• **Exercise**
Up to and including the line that contains "A preference profile", repeat each line of the data exactly, starting from the first.

[The data — start]

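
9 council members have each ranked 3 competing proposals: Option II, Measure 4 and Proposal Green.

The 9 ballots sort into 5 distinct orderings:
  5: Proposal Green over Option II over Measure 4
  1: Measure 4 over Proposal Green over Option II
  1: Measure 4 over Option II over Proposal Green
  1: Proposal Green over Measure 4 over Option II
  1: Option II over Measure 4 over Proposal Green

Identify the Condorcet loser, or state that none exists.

Head-to-head results (9 council members):
Option II vs Measure 4: 5+1 = 6 for Option II, 3 for Measure 4 — Option II by 6–3.
Option II vs Proposal Green: Proposal Green wins 7–2.
Measure 4 vs Proposal Green: Measure 4 is ranked higher on 1+1+1 = 3 ballots, Proposal Green on 6. Proposal Green wins 6–3.
Measure 4 is beaten in every head-to-head and is the Condorcet loser.

Measure 4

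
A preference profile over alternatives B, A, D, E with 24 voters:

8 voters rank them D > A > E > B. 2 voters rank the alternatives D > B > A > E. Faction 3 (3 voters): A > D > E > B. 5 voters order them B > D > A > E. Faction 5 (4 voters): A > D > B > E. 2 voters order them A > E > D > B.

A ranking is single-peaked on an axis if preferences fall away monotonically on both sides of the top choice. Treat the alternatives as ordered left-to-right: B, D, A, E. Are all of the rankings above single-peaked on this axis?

Axis positions: B=1, D=2, A=3, E=4.
Faction 1 (peak D at position 2): ranking walks positions 2-3-4-1, expanding outward from the peak — single-peaked.
Faction 2 (peak D at position 2): ranking walks positions 2-1-3-4, expanding outward from the peak — single-peaked.
Faction 3 (peak A at position 3): ranking walks positions 3-2-4-1, expanding outward from the peak — single-peaked.
Faction 4 (peak B at position 1): ranking walks positions 1-2-3-4, expanding outward from the peak — single-peaked.
Faction 5 (peak A at position 3): ranking walks positions 3-2-1-4, expanding outward from the peak — single-peaked.
Faction 6 (peak A at position 3): ranking walks positions 3-4-2-1, expanding outward from the peak — single-peaked.
Every ranking is single-peaked on this axis.

yes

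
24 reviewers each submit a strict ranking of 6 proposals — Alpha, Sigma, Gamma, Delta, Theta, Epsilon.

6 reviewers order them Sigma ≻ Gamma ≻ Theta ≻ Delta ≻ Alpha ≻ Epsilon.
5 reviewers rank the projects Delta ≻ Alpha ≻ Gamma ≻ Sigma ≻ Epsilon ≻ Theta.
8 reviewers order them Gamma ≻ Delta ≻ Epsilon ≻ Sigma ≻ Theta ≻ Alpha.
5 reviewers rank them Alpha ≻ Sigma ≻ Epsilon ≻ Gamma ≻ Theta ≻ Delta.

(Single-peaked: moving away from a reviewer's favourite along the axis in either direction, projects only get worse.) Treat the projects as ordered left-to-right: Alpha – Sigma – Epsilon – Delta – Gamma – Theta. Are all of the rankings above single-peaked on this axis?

no

Axis positions: Alpha=1, Sigma=2, Epsilon=3, Delta=4, Gamma=5, Theta=6.
Faction 1: ranking walks positions 2-5-6-4-1-3; Gamma is ranked above Epsilon even though Epsilon lies between Gamma and the peak Sigma on the axis — preferences dip and rise again. Not single-peaked.
Faction 2: ranking walks positions 4-1-5-2-3-6; Alpha is ranked above Epsilon even though Epsilon lies between Alpha and the peak Delta on the axis — preferences dip and rise again. Not single-peaked.
Faction 3 (peak Gamma at position 5): ranking walks positions 5-4-3-2-6-1, expanding outward from the peak — single-peaked.
Faction 4: ranking walks positions 1-2-3-5-6-4; Gamma is ranked above Delta even though Delta lies between Gamma and the peak Alpha on the axis — preferences dip and rise again. Not single-peaked.
Faction 1 violates single-peakedness, so the profile is not single-peaked on this axis.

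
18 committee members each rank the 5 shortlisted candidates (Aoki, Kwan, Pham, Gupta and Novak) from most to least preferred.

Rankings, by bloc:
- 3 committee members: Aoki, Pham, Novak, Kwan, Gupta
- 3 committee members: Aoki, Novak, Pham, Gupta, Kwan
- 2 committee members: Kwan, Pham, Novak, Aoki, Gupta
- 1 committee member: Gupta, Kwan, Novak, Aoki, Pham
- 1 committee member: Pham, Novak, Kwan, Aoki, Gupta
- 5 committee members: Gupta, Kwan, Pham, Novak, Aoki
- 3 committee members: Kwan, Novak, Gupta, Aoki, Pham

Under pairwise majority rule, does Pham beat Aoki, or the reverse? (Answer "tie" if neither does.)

Aoki

Ballots ranking Pham above Aoki: 2 + 1 + 5 = 8.
Ballots ranking Aoki above Pham: 18 − 8 = 10.
Aoki wins the head-to-head 10–8.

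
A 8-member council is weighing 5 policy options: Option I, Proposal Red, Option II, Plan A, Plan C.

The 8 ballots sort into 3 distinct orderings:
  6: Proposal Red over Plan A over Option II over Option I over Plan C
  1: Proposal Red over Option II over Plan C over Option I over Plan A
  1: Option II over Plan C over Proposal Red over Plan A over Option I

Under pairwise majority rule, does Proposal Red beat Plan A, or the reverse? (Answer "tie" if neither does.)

Proposal Red

Ballots ranking Proposal Red above Plan A: 6 + 1 + 1 = 8.
Ballots ranking Plan A above Proposal Red: 8 − 8 = 0.
Proposal Red wins the head-to-head 8–0.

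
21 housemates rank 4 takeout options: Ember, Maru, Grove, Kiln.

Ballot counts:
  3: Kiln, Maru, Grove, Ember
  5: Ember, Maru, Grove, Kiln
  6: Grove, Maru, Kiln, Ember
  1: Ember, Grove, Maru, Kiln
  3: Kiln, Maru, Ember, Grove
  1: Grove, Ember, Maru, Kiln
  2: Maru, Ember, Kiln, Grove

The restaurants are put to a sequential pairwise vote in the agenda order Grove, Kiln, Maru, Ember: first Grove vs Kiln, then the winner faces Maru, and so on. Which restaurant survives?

Round 1: Grove vs Kiln — 13–8, Grove advances.
Round 2: Grove vs Maru — 8–13, Maru advances.
Round 3: Maru vs Ember — 14–7, Maru advances.
Maru survives the agenda.

Maru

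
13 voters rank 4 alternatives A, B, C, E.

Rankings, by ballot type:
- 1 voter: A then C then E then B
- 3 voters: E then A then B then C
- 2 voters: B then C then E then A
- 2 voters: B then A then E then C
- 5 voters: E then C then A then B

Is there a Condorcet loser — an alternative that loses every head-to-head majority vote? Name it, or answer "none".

none

Pairwise majorities:
A–B: A 9–4.
A–C: C 7–6.
A vs E: E wins 10–3.
B vs C: B, 7–6.
B–E: E 9–4.
C–E: E 10–3.
Each alternative has at least one pairwise win (A beats B; B beats C; C beats A; E beats A) — no Condorcet loser.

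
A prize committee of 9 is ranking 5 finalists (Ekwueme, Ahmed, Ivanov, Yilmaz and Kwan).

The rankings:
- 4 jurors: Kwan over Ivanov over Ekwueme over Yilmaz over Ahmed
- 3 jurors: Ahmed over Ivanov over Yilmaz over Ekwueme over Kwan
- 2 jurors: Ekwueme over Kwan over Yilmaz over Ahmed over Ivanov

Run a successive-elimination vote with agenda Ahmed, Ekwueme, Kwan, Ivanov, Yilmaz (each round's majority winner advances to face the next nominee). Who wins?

Ivanov

Round 1: Ahmed vs Ekwueme — 3–6, Ekwueme advances.
Round 2: Ekwueme vs Kwan — 5–4, Ekwueme advances.
Round 3: Ekwueme vs Ivanov — 2–7, Ivanov advances.
Round 4: Ivanov vs Yilmaz — 7–2, Ivanov advances.
The agenda winner is Ivanov.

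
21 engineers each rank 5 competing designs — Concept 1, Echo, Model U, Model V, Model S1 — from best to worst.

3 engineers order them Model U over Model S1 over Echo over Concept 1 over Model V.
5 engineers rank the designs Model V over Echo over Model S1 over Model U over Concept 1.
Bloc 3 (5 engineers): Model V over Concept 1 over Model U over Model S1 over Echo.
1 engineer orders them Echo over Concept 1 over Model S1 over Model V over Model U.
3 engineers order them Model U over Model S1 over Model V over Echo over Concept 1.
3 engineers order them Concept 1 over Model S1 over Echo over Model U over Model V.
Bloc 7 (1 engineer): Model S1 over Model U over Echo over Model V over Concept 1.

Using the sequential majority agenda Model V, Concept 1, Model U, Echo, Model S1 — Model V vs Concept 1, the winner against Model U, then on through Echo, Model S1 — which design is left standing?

Round 1: Model V vs Concept 1 — 14–7, Model V advances.
Round 2: Model V vs Model U — 11–10, Model V advances.
Round 3: Model V vs Echo — 13–8, Model V advances.
Round 4: Model V vs Model S1 — 10–11, Model S1 advances.
The agenda winner is Model S1.

Model S1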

[The data — finish]

• **Solution to this problem**
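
9 council members have each ranked 3 competing proposals: Option II, Measure 4 and Proposal Green.

The 9 ballots sort into 5 distinct orderings:
  5: Proposal Green over Option II over Measure 4
  1: Measure 4 over Proposal Green over Option II
  1: Measure 4 over Option II over Proposal Green
  1: Proposal Green over Measure 4 over Option II
  1: Option II over Measure 4 over Proposal Green

Identify the Condorcet loser, or state that none exists.

Head-to-head results (9 council members):
Option II vs Measure 4: 5+1 = 6 for Option II, 3 for Measure 4 — Option II by 6–3.
Option II vs Proposal Green: Proposal Green wins 7–2.
Measure 4 vs Proposal Green: Measure 4 is ranked higher on 1+1+1 = 3 ballots, Proposal Green on 6. Proposal Green wins 6–3.
Measure 4 is beaten in every head-to-head and is the Condorcet loser.

Measure 4

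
A preference profile over alternatives B, A, D, E with 24 voters: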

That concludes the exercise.